ACTIVITY:
From the records below, determine the number of lines containing "business". Output that number alone.
[AVAILABLE RECORDS]
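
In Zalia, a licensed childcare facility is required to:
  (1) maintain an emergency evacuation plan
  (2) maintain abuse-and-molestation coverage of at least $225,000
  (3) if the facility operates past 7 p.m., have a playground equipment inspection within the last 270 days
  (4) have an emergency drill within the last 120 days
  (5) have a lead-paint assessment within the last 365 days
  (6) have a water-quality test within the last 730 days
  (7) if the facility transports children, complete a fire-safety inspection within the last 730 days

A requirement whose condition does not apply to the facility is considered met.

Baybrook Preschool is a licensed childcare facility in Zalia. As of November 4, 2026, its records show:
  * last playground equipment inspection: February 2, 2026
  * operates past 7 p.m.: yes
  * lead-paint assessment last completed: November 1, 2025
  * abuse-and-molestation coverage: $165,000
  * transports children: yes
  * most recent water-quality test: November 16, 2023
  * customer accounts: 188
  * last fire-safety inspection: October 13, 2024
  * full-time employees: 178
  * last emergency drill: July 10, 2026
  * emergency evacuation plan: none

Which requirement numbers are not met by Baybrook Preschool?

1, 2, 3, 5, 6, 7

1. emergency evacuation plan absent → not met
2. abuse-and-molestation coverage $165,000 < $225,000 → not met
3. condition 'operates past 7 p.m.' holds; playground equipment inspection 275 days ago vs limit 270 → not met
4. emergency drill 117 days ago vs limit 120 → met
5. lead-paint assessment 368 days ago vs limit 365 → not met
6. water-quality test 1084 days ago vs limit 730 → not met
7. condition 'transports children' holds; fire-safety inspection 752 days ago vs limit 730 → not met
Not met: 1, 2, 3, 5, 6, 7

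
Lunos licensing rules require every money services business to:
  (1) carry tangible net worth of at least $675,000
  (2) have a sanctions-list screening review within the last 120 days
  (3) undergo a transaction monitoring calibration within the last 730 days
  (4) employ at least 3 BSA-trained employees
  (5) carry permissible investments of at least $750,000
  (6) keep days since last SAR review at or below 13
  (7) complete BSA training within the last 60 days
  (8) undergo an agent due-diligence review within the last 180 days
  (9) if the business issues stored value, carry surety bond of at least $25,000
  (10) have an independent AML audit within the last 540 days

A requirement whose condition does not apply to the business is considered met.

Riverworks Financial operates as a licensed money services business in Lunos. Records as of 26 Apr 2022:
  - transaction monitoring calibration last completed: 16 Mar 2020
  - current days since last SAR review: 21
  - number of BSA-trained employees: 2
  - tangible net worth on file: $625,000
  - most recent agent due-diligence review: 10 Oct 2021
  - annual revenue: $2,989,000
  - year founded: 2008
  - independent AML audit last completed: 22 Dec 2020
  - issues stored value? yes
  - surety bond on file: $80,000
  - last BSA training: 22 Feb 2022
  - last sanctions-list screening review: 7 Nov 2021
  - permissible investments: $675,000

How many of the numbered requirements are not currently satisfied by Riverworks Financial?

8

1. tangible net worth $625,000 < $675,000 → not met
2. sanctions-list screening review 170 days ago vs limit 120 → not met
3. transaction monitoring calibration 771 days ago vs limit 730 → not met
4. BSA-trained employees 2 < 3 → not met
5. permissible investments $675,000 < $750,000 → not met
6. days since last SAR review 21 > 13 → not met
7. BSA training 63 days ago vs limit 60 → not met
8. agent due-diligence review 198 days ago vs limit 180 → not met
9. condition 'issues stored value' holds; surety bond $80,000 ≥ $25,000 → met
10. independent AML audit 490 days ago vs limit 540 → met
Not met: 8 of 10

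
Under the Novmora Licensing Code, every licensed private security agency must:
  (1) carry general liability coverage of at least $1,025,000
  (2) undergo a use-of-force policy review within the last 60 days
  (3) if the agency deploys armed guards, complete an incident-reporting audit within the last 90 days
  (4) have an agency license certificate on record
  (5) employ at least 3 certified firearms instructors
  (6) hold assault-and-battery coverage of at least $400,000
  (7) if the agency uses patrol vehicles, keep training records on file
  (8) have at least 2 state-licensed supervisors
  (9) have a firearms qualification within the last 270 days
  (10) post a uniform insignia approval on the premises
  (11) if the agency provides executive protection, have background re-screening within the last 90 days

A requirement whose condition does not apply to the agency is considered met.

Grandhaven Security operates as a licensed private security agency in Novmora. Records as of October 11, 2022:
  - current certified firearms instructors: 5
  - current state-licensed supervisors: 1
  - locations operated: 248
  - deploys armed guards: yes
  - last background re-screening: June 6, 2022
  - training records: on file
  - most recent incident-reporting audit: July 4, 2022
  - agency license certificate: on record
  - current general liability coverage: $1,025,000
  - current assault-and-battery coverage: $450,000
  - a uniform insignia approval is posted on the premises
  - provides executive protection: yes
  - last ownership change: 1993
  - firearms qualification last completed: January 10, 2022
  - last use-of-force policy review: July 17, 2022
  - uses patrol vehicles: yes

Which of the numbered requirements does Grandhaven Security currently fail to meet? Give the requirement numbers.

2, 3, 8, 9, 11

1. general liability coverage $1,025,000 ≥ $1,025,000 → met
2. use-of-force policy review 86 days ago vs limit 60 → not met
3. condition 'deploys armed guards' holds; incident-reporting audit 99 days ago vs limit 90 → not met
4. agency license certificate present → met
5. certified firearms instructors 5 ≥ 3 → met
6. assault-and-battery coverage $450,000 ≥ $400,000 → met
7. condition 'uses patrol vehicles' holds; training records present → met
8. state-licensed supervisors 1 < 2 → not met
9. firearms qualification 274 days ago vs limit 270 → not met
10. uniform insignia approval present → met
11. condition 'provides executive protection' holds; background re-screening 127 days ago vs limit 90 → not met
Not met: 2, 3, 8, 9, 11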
[/AVAILABLE RECORDS]
RESULT:
4